Data for the task –
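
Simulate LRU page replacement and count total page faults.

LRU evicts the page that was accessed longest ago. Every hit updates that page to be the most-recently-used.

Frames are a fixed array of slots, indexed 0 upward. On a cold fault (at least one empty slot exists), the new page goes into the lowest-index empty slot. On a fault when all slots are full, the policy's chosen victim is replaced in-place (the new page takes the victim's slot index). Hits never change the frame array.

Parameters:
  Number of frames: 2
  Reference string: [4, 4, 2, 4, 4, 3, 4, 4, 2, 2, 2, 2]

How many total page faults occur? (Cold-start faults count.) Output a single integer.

Answer: 4

Derivation:
Step 0: ref 4 → FAULT, frames=[4,-]
Step 1: ref 4 → HIT, frames=[4,-]
Step 2: ref 2 → FAULT, frames=[4,2]
Step 3: ref 4 → HIT, frames=[4,2]
Step 4: ref 4 → HIT, frames=[4,2]
Step 5: ref 3 → FAULT (evict 2), frames=[4,3]
Step 6: ref 4 → HIT, frames=[4,3]
Step 7: ref 4 → HIT, frames=[4,3]
Step 8: ref 2 → FAULT (evict 3), frames=[4,2]
Step 9: ref 2 → HIT, frames=[4,2]
Step 10: ref 2 → HIT, frames=[4,2]
Step 11: ref 2 → HIT, frames=[4,2]
Total faults: 4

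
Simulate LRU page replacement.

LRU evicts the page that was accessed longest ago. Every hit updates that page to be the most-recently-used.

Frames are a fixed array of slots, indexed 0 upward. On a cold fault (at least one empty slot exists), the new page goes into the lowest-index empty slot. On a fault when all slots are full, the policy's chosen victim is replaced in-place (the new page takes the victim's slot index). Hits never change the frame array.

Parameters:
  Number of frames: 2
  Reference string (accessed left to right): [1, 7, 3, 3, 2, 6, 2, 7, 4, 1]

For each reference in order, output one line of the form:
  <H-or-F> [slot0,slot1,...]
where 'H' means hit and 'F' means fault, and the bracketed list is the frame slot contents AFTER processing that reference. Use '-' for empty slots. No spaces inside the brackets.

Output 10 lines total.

F [1,-]
F [1,7]
F [3,7]
H [3,7]
F [3,2]
F [6,2]
H [6,2]
F [7,2]
F [7,4]
F [1,4]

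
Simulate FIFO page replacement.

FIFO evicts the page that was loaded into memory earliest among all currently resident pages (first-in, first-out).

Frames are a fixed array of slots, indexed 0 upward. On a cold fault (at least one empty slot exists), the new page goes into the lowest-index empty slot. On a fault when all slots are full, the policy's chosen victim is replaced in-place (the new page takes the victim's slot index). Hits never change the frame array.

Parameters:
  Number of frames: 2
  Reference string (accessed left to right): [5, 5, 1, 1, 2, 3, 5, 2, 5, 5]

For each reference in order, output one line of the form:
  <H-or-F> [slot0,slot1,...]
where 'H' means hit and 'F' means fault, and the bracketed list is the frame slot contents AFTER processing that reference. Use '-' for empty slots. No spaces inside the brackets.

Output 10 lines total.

F [5,-]
H [5,-]
F [5,1]
H [5,1]
F [2,1]
F [2,3]
F [5,3]
F [5,2]
H [5,2]
H [5,2]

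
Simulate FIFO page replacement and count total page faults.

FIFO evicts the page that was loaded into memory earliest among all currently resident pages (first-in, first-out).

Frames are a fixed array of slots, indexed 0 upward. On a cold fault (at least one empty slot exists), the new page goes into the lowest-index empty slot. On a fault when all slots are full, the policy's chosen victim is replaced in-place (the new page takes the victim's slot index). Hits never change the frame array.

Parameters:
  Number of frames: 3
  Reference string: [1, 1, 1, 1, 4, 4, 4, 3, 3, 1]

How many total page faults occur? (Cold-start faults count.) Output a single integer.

Step 0: ref 1 → FAULT, frames=[1,-,-]
Step 1: ref 1 → HIT, frames=[1,-,-]
Step 2: ref 1 → HIT, frames=[1,-,-]
Step 3: ref 1 → HIT, frames=[1,-,-]
Step 4: ref 4 → FAULT, frames=[1,4,-]
Step 5: ref 4 → HIT, frames=[1,4,-]
Step 6: ref 4 → HIT, frames=[1,4,-]
Step 7: ref 3 → FAULT, frames=[1,4,3]
Step 8: ref 3 → HIT, frames=[1,4,3]
Step 9: ref 1 → HIT, frames=[1,4,3]
Total faults: 3

Answer: 3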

What you need to do – Through the line that contains "4, 2, 2, 2, 2]", copy the material above exactly, beginning at its first line and including nothing more.

Worked solution –
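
Simulate LRU page replacement and count total page faults.

LRU evicts the page that was accessed longest ago. Every hit updates that page to be the most-recently-used.

Frames are a fixed array of slots, indexed 0 upward. On a cold fault (at least one empty slot exists), the new page goes into the lowest-index empty slot. On a fault when all slots are full, the policy's chosen victim is replaced in-place (the new page takes the victim's slot index). Hits never change the frame array.

Parameters:
  Number of frames: 2
  Reference string: [4, 4, 2, 4, 4, 3, 4, 4, 2, 2, 2, 2]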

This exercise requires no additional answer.